Dataset entries:
"""

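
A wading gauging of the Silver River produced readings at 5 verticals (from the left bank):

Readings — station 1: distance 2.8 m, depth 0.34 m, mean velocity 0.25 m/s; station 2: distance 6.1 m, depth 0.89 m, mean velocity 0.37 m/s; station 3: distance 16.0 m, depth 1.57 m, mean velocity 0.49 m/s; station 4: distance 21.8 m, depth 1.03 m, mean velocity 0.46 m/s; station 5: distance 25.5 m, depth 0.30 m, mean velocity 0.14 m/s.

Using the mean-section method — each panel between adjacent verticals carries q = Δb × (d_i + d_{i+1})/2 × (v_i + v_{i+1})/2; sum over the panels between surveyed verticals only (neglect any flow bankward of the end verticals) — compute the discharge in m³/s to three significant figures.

Panel 1-2: Δb = 3.3 m, d̄ = (0.34+0.89)/2 = 0.615, v̄ = (0.25+0.37)/2 = 0.31 → q = 3.3×0.615×0.31 = 0.6291 m³/s
Panel 2-3: Δb = 9.9 m, d̄ = (0.89+1.57)/2 = 1.23, v̄ = (0.37+0.49)/2 = 0.43 → q = 9.9×1.23×0.43 = 5.236 m³/s
Panel 3-4: Δb = 5.8 m, d̄ = (1.57+1.03)/2 = 1.3, v̄ = (0.49+0.46)/2 = 0.475 → q = 5.8×1.3×0.475 = 3.582 m³/s
Panel 4-5: Δb = 3.7 m, d̄ = (1.03+0.30)/2 = 0.665, v̄ = (0.46+0.14)/2 = 0.3 → q = 3.7×0.665×0.3 = 0.7382 m³/s
Q = Σ q = 10.18 m³/s

10.2 m³/s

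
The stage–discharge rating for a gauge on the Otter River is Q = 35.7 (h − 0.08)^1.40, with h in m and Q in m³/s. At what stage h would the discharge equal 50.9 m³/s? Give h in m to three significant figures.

h − h₀ = (Q/C)^(1/b) = (50.9/35.7)^(1/1.40) = 1.288 m
h = 0.08 + 1.288 = 1.368 m

1.37 m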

"""

Which lines belong in the answer? Exactly those from the first line of the entries through the line holding "Readings — station", inclusive, copied unchanged.

## Output of the task
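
A wading gauging of the Silver River produced readings at 5 verticals (from the left bank):

Readings — station 1: distance 2.8 m, depth 0.34 m, mean velocity 0.25 m/s; station 2: distance 6.1 m, depth 0.89 m, mean velocity 0.37 m/s; station 3: distance 16.0 m, depth 1.57 m, mean velocity 0.49 m/s; station 4: distance 21.8 m, depth 1.03 m, mean velocity 0.46 m/s; station 5: distance 25.5 m, depth 0.30 m, mean velocity 0.14 m/s.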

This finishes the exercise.